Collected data
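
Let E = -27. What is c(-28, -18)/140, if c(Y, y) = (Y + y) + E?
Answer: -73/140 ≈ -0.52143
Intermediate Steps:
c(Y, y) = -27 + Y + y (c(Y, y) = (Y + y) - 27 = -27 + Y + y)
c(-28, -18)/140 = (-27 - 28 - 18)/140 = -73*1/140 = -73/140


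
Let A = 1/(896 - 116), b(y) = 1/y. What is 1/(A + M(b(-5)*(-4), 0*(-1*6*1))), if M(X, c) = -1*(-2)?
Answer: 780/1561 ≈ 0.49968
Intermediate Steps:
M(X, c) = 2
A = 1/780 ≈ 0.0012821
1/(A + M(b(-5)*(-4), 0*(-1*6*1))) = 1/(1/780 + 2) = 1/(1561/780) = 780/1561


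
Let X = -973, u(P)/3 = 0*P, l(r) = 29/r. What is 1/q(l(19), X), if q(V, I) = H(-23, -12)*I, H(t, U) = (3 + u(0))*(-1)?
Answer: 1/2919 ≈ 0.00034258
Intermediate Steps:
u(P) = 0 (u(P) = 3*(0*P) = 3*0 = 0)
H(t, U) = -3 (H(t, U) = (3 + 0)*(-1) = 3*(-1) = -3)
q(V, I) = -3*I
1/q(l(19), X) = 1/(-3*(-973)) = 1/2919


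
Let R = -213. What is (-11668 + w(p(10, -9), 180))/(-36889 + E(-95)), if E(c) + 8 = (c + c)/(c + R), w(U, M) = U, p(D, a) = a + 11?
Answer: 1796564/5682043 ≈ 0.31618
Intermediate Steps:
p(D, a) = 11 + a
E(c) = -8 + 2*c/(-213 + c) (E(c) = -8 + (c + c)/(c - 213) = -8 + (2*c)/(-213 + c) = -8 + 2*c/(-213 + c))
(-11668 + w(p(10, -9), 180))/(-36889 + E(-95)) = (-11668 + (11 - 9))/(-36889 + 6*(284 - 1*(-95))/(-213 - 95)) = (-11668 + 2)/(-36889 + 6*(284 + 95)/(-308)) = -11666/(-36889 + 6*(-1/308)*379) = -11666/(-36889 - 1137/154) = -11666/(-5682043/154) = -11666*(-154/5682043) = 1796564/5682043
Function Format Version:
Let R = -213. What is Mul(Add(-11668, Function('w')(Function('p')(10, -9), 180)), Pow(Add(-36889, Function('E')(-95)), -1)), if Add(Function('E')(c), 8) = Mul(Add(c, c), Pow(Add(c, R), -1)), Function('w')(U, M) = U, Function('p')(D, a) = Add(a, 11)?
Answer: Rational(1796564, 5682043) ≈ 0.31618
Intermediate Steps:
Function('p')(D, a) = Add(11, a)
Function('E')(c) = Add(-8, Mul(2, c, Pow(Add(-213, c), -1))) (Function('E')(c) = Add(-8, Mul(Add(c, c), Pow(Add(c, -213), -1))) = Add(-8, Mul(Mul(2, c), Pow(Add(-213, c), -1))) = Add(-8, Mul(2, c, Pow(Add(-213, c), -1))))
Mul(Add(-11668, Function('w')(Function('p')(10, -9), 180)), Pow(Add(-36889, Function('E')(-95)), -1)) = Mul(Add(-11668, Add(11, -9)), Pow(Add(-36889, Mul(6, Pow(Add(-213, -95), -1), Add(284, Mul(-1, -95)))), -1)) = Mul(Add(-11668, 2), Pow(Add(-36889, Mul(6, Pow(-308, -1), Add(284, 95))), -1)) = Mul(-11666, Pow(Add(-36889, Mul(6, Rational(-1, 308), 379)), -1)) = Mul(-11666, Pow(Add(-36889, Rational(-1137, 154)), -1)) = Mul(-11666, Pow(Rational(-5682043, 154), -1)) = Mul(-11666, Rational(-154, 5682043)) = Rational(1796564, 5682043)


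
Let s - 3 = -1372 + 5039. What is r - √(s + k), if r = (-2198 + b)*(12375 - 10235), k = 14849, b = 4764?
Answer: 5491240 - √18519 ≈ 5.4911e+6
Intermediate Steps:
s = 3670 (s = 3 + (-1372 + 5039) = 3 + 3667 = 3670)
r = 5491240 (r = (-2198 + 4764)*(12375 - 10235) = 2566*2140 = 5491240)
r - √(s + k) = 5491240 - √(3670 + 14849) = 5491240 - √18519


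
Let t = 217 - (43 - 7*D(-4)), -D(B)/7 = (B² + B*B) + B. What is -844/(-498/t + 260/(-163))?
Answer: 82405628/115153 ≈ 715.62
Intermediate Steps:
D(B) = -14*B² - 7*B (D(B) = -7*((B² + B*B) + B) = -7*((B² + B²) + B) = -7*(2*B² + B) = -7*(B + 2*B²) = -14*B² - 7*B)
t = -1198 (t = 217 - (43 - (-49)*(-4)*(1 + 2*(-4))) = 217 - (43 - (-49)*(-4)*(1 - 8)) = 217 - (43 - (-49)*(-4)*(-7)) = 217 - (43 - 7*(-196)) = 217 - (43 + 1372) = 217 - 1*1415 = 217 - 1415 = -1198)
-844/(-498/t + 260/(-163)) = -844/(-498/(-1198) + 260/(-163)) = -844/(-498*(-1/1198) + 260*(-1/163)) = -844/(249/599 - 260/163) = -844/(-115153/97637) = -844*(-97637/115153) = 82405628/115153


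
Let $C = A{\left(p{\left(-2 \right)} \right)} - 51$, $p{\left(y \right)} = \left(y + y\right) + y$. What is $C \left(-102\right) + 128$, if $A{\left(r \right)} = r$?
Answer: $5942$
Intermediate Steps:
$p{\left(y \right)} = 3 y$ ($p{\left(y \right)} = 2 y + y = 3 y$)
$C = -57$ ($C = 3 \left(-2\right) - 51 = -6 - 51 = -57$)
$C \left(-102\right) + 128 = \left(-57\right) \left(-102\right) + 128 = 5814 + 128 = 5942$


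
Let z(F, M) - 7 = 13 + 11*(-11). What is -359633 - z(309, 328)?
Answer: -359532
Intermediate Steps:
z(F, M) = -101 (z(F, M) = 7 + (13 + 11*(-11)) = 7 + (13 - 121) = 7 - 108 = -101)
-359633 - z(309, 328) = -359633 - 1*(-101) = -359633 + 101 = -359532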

...

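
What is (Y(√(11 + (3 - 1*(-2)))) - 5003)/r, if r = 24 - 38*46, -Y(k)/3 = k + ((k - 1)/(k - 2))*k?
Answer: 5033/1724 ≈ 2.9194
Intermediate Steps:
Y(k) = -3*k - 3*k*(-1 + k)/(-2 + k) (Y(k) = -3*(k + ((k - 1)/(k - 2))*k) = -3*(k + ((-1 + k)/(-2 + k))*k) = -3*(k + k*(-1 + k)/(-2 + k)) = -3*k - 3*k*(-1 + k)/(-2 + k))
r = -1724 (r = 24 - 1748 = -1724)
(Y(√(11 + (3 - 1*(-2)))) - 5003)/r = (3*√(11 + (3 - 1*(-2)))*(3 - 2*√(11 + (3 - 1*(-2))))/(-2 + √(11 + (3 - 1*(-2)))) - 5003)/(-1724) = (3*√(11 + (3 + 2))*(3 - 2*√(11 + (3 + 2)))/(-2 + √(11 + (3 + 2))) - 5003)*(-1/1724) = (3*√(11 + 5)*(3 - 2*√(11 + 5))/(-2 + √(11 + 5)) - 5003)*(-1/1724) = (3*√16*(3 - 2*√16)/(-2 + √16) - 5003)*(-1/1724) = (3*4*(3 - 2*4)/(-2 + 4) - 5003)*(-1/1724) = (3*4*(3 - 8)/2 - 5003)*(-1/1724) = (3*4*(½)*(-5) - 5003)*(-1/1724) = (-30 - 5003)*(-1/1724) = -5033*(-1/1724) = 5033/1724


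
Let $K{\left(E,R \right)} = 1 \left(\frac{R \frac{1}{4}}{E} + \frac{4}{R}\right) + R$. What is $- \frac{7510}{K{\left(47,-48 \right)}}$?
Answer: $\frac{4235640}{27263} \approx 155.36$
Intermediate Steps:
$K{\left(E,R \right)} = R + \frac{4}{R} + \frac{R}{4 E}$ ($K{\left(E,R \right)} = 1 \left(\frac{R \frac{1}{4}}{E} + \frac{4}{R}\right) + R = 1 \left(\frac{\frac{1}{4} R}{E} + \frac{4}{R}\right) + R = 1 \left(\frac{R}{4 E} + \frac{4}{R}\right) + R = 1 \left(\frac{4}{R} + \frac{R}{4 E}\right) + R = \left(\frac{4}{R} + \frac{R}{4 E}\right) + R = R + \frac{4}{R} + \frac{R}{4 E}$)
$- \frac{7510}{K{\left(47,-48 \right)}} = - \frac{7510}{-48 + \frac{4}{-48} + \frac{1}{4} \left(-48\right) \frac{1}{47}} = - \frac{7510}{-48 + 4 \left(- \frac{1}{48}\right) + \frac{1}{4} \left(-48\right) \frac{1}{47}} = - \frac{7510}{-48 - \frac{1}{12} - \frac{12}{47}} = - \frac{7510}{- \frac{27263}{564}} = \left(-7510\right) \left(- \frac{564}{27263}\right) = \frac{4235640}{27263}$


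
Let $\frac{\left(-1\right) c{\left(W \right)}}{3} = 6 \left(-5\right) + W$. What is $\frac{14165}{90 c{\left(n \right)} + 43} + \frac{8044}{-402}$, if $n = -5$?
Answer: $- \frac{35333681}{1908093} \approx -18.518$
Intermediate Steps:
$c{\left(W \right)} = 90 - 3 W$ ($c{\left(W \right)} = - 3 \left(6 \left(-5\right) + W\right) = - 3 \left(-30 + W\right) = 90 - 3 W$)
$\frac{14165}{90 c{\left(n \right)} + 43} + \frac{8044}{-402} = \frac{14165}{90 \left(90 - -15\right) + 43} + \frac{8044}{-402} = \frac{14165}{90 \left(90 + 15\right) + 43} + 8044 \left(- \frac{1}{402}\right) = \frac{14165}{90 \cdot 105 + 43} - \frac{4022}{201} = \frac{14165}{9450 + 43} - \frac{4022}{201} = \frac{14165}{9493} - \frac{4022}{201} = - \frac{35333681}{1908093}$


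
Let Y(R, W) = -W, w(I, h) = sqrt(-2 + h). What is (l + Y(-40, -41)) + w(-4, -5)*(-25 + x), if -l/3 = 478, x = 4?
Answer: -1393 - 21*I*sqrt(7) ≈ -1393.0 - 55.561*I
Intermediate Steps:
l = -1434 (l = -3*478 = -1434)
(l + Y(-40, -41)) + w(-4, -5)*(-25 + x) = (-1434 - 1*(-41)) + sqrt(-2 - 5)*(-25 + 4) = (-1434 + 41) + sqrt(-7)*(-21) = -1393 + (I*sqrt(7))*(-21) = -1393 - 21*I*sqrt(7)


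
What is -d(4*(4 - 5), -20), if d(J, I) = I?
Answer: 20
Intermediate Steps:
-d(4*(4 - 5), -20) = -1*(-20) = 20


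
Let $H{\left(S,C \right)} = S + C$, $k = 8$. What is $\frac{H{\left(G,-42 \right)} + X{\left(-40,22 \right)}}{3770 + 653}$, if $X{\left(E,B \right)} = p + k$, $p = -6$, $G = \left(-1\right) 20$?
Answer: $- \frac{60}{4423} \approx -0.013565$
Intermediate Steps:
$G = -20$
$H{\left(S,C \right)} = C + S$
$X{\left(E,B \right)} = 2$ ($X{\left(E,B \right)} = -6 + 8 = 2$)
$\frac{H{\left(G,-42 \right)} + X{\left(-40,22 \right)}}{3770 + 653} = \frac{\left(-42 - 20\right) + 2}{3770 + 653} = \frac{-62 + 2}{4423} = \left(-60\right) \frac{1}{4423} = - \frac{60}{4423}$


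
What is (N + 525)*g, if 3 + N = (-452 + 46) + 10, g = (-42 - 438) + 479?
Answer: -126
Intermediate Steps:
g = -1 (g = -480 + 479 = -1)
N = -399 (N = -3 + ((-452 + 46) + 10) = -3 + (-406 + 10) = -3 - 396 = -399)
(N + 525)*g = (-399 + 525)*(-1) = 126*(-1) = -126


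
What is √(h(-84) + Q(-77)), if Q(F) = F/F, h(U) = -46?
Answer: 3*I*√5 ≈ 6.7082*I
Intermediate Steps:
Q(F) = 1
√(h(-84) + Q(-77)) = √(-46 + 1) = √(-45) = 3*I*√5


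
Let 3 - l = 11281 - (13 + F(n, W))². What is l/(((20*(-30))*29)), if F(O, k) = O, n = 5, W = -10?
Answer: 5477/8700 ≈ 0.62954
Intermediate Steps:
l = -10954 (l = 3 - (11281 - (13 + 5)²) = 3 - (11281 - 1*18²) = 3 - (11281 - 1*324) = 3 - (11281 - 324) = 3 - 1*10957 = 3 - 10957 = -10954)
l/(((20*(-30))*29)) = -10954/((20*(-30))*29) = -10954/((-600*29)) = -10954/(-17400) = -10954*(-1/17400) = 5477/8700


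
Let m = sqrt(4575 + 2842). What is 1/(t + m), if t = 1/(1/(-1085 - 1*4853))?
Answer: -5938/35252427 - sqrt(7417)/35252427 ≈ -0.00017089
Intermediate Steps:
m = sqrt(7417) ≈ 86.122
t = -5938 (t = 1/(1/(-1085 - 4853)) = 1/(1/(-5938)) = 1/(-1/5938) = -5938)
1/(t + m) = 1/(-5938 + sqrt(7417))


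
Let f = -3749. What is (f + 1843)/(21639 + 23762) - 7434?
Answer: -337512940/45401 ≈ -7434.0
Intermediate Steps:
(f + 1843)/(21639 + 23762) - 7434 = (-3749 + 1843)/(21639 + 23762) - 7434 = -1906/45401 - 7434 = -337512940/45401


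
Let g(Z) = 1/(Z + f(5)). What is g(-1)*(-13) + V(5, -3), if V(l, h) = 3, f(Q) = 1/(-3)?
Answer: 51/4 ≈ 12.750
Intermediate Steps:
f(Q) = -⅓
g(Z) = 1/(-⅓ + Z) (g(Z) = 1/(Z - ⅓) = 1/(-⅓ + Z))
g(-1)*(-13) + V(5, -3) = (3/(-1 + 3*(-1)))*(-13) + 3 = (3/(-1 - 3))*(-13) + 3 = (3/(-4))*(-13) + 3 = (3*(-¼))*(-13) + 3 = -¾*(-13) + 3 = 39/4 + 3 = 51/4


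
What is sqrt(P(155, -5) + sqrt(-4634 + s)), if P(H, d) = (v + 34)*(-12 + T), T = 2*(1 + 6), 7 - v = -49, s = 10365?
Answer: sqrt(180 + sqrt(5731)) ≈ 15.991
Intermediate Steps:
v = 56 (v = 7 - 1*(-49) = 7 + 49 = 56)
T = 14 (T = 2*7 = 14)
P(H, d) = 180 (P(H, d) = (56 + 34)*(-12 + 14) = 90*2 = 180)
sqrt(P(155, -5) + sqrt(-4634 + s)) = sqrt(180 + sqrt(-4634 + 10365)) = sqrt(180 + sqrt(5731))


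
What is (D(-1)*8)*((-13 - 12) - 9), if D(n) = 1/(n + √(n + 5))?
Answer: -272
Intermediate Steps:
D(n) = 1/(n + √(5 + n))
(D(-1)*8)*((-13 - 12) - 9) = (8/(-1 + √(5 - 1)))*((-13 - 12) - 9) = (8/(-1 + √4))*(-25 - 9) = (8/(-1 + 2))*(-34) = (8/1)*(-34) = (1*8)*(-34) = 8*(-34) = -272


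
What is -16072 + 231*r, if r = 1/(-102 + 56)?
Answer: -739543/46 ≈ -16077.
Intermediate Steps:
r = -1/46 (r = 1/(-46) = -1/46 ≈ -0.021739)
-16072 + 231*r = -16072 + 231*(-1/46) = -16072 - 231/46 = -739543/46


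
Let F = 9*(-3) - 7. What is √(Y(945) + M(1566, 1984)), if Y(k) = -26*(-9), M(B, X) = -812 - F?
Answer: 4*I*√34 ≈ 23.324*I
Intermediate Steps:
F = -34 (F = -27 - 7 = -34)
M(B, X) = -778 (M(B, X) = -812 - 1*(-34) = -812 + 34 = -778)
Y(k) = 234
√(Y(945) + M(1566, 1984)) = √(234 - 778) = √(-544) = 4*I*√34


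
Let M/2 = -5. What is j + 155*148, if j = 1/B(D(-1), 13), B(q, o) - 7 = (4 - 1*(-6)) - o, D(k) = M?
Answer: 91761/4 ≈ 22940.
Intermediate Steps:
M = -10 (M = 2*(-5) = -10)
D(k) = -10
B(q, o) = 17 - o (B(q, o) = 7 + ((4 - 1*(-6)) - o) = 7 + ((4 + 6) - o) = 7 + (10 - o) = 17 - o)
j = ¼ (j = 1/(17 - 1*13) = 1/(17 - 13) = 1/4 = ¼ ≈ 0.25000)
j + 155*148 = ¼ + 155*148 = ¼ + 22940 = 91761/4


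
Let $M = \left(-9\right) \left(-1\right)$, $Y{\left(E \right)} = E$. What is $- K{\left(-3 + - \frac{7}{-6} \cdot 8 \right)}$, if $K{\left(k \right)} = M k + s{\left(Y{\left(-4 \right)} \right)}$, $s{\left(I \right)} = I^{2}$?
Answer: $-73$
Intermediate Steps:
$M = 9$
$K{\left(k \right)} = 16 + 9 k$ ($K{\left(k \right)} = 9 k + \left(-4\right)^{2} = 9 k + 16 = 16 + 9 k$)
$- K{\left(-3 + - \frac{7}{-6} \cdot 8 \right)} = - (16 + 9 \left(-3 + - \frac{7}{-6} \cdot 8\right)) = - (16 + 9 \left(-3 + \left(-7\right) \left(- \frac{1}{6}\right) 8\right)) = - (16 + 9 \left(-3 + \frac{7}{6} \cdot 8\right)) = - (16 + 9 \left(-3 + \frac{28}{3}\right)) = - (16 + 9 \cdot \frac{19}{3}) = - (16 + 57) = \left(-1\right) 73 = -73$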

Assignment. Only one stretch of the records above is wanted: the lines between the one holding "Let E = -27." and the one holding "Answer: Rational(1796564, 5682043) ≈ 0.31618", inclusive, reproduced exactly.

Written solution.
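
Let E = -27. What is c(-28, -18)/140, if c(Y, y) = (Y + y) + E?
Answer: -73/140 ≈ -0.52143
Intermediate Steps:
c(Y, y) = -27 + Y + y (c(Y, y) = (Y + y) - 27 = -27 + Y + y)
c(-28, -18)/140 = (-27 - 28 - 18)/140 = -73*1/140 = -73/140


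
Let A = 1/(896 - 116), b(y) = 1/y. What is 1/(A + M(b(-5)*(-4), 0*(-1*6*1))), if M(X, c) = -1*(-2)?
Answer: 780/1561 ≈ 0.49968
Intermediate Steps:
M(X, c) = 2
A = 1/780 ≈ 0.0012821
1/(A + M(b(-5)*(-4), 0*(-1*6*1))) = 1/(1/780 + 2) = 1/(1561/780) = 780/1561


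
Let X = -973, u(P)/3 = 0*P, l(r) = 29/r. What is 1/q(l(19), X), if q(V, I) = H(-23, -12)*I, H(t, U) = (3 + u(0))*(-1)?
Answer: 1/2919 ≈ 0.00034258
Intermediate Steps:
u(P) = 0 (u(P) = 3*(0*P) = 3*0 = 0)
H(t, U) = -3 (H(t, U) = (3 + 0)*(-1) = 3*(-1) = -3)
q(V, I) = -3*I
1/q(l(19), X) = 1/(-3*(-973)) = 1/2919


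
Let R = -213. What is (-11668 + w(p(10, -9), 180))/(-36889 + E(-95)), if E(c) + 8 = (c + c)/(c + R), w(U, M) = U, p(D, a) = a + 11?
Answer: 1796564/5682043 ≈ 0.31618
Intermediate Steps:
p(D, a) = 11 + a
E(c) = -8 + 2*c/(-213 + c) (E(c) = -8 + (c + c)/(c - 213) = -8 + (2*c)/(-213 + c) = -8 + 2*c/(-213 + c))
(-11668 + w(p(10, -9), 180))/(-36889 + E(-95)) = (-11668 + (11 - 9))/(-36889 + 6*(284 - 1*(-95))/(-213 - 95)) = (-11668 + 2)/(-36889 + 6*(284 + 95)/(-308)) = -11666/(-36889 + 6*(-1/308)*379) = -11666/(-36889 - 1137/154) = -11666/(-5682043/154) = -11666*(-154/5682043) = 1796564/5682043
Function Format Version:
Let R = -213. What is Mul(Add(-11668, Function('w')(Function('p')(10, -9), 180)), Pow(Add(-36889, Function('E')(-95)), -1)), if Add(Function('E')(c), 8) = Mul(Add(c, c), Pow(Add(c, R), -1)), Function('w')(U, M) = U, Function('p')(D, a) = Add(a, 11)?
Answer: Rational(1796564, 5682043) ≈ 0.31618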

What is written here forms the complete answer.